▶ Prompt:
Copy out every line of the data where the word "What" is found.

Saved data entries
^^^^^^^^^^^^^^^^

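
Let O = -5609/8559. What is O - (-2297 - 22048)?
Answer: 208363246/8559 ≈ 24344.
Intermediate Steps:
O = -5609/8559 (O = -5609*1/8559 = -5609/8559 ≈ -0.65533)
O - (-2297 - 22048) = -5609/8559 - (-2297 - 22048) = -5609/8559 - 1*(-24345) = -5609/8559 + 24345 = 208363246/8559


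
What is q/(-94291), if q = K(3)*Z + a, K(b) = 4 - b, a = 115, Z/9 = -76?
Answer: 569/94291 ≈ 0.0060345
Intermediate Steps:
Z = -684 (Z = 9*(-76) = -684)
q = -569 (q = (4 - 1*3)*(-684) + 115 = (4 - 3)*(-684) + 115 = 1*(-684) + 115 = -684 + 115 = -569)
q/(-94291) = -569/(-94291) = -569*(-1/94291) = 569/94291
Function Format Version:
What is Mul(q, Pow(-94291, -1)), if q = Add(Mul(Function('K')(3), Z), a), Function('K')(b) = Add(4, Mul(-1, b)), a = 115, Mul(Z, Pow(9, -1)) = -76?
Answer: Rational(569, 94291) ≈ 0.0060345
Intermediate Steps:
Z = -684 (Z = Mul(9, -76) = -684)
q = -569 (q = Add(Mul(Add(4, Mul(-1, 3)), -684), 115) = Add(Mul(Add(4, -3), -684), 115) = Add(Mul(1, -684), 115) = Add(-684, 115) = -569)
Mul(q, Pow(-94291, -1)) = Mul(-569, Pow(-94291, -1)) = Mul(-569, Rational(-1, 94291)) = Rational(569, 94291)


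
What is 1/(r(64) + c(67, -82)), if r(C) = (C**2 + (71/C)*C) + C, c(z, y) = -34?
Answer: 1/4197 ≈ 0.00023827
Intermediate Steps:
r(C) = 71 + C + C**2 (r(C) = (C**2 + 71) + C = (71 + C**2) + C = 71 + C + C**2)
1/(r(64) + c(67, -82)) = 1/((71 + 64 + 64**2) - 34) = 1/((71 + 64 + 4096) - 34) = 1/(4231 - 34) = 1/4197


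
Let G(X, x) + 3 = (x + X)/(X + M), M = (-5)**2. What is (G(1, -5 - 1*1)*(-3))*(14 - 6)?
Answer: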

^^^^^^^^^^^^^^^^

▶ Result:
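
Let O = -5609/8559. What is O - (-2297 - 22048)?
What is q/(-94291), if q = K(3)*Z + a, K(b) = 4 - b, a = 115, Z/9 = -76?
What is Mul(q, Pow(-94291, -1)), if q = Add(Mul(Function('K')(3), Z), a), Function('K')(b) = Add(4, Mul(-1, b)), a = 115, Mul(Z, Pow(9, -1)) = -76?
What is 1/(r(64) + c(67, -82)), if r(C) = (C**2 + (71/C)*C) + C, c(z, y) = -34?
Let G(X, x) + 3 = (x + X)/(X + M), M = (-5)**2. What is (G(1, -5 - 1*1)*(-3))*(14 - 6)?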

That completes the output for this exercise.